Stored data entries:
━━━━━━━━━━━━━━━━

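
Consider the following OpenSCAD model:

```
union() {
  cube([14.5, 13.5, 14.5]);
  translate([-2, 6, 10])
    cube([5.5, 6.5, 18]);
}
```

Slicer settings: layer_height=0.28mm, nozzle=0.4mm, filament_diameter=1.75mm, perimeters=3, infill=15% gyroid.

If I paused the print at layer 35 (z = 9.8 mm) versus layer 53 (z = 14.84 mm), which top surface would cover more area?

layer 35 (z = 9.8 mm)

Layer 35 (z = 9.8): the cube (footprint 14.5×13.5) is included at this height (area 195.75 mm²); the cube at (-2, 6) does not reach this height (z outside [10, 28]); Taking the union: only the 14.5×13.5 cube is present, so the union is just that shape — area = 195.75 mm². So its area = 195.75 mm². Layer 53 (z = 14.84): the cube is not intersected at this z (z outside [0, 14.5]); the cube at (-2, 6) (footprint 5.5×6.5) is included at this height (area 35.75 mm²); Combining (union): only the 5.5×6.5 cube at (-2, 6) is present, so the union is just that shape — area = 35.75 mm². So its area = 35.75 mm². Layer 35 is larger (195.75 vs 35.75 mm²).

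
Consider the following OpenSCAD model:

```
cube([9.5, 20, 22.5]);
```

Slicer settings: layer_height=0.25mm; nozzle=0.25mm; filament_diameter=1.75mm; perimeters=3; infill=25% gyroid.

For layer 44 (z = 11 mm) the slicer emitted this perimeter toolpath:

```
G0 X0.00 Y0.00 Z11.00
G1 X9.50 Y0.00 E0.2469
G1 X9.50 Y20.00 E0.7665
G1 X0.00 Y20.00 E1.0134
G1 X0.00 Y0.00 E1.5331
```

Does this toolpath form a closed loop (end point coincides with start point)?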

━━━━━━━━━━━━━━━━

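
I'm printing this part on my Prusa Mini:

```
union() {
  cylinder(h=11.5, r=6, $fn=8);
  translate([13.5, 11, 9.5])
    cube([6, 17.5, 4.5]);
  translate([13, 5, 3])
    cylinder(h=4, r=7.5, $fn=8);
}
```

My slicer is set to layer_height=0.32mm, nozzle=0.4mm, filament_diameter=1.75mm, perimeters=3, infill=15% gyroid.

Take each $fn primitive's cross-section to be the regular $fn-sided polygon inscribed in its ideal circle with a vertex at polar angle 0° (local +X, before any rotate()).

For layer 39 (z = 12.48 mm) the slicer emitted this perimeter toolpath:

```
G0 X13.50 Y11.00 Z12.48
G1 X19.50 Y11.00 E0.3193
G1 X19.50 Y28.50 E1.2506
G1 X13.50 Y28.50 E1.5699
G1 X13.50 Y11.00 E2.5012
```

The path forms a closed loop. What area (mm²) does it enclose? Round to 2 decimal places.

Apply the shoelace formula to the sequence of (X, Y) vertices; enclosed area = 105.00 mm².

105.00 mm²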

━━━━━━━━━━━━━━━━

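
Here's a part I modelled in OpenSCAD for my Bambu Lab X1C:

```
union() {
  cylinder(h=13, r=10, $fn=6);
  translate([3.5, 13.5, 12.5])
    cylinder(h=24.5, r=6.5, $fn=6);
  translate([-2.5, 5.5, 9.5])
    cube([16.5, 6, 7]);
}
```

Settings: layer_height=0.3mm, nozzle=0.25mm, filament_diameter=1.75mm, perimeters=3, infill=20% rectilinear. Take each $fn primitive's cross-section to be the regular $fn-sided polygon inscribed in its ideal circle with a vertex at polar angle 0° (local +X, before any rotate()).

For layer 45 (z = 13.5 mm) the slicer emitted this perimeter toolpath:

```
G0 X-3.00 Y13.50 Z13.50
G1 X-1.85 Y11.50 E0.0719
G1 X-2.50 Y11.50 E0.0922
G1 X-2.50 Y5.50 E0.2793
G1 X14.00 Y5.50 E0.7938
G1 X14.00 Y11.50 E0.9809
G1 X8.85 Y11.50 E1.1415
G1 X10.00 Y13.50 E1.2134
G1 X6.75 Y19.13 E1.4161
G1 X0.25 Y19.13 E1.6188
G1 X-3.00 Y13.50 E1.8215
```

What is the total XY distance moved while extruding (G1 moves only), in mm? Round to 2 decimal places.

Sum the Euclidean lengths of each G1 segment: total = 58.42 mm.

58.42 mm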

━━━━━━━━━━━━━━━━

* _Activity_: Search the entries for the word "rotate" and copy every line that has it.

* _Solution below_:
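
Take each $fn primitive's cross-section to be the regular $fn-sided polygon inscribed in its ideal circle with a vertex at polar angle 0° (local +X, before any rotate()).
Settings: layer_height=0.3mm, nozzle=0.25mm, filament_diameter=1.75mm, perimeters=3, infill=20% rectilinear. Take each $fn primitive's cross-section to be the regular $fn-sided polygon inscribed in its ideal circle with a vertex at polar angle 0° (local +X, before any rotate()).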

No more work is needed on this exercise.